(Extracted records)
---------------

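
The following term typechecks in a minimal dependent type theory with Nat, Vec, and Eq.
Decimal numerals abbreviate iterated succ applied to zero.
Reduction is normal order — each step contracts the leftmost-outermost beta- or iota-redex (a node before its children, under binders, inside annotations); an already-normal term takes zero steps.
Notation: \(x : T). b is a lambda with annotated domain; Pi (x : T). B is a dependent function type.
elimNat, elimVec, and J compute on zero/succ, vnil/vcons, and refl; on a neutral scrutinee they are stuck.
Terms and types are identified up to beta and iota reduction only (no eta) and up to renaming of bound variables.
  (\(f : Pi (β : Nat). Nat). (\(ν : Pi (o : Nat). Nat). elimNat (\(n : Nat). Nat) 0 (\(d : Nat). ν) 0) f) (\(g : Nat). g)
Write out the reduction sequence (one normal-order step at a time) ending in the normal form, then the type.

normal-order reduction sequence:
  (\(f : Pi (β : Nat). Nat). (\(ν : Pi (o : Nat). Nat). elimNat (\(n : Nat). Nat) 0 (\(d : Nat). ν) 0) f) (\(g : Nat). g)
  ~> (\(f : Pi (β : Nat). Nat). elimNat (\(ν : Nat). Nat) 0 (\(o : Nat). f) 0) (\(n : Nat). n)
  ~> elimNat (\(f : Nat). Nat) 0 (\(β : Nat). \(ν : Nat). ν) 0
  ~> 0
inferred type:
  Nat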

---------------

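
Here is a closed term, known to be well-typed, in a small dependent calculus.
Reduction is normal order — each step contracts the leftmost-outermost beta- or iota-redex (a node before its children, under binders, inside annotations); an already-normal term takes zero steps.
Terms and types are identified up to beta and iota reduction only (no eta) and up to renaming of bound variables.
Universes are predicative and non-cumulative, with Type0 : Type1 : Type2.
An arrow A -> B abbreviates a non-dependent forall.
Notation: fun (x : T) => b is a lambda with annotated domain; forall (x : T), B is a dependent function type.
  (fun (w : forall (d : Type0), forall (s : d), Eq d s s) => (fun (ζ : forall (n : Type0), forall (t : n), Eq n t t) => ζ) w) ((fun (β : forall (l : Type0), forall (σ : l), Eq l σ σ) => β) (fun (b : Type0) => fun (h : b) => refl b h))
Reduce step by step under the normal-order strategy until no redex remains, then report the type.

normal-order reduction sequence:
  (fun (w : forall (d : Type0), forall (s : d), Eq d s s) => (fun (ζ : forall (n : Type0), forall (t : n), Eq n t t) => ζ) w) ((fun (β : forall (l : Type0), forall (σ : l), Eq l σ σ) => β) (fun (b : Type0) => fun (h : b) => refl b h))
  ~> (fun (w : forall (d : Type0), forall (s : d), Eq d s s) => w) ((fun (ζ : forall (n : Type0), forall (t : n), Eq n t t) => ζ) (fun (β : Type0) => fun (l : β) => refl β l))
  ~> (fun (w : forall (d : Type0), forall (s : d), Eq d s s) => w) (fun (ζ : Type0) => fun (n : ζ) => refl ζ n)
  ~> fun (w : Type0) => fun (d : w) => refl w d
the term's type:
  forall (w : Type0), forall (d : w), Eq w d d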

---------------

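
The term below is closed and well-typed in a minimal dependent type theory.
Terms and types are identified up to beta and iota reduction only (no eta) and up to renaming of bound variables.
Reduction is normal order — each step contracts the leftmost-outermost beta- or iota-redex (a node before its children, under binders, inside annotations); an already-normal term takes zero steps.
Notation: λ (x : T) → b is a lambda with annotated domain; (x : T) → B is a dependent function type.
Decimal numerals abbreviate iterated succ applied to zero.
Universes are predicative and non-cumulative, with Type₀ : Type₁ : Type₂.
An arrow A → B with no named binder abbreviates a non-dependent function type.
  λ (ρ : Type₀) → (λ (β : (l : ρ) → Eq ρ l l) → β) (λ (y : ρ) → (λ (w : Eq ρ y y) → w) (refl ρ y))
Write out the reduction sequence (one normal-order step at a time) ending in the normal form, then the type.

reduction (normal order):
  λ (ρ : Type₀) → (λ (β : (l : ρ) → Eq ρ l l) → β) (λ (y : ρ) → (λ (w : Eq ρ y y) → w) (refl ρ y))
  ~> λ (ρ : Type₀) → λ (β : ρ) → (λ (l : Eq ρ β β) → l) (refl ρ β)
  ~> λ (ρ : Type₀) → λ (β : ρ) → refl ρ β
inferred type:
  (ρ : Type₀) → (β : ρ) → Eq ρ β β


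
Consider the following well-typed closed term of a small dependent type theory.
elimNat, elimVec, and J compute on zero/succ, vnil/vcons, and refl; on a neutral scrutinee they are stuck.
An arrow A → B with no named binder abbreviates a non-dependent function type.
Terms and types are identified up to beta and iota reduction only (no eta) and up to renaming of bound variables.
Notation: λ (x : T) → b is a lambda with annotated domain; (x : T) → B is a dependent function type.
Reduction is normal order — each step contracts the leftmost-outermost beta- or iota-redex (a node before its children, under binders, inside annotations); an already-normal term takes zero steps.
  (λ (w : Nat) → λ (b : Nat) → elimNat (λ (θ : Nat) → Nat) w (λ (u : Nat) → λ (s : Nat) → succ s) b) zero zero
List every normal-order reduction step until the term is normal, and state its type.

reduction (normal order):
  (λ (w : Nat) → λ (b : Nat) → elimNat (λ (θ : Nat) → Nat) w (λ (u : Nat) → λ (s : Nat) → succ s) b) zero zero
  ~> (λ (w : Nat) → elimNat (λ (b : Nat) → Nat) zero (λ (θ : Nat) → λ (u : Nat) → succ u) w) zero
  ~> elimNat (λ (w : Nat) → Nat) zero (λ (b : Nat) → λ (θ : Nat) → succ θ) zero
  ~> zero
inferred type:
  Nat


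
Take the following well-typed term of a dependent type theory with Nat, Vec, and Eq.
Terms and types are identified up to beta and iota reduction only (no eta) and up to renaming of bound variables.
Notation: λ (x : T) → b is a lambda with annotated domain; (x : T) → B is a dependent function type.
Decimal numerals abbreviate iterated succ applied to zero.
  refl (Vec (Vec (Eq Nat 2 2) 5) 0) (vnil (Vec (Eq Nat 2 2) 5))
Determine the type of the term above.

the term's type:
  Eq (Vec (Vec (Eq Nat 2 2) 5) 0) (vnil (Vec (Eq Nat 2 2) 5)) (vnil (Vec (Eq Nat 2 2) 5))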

---------------

» **TASK OBJECTIVE**
Filter the entries and keep only the lines holding "with".

» **ANSWER TO THE PROBLEM**
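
The following term typechecks in a minimal dependent type theory with Nat, Vec, and Eq.
Notation: \(x : T). b is a lambda with annotated domain; Pi (x : T). B is a dependent function type.
Universes are predicative and non-cumulative, with Type0 : Type1 : Type2.
Notation: fun (x : T) => b is a lambda with annotated domain; forall (x : T), B is a dependent function type.
Notation: λ (x : T) → b is a lambda with annotated domain; (x : T) → B is a dependent function type.
Universes are predicative and non-cumulative, with Type₀ : Type₁ : Type₂.
An arrow A → B with no named binder abbreviates a non-dependent function type.
An arrow A → B with no named binder abbreviates a non-dependent function type.
Notation: λ (x : T) → b is a lambda with annotated domain; (x : T) → B is a dependent function type.
Take the following well-typed term of a dependent type theory with Nat, Vec, and Eq.
Notation: λ (x : T) → b is a lambda with annotated domain; (x : T) → B is a dependent function type.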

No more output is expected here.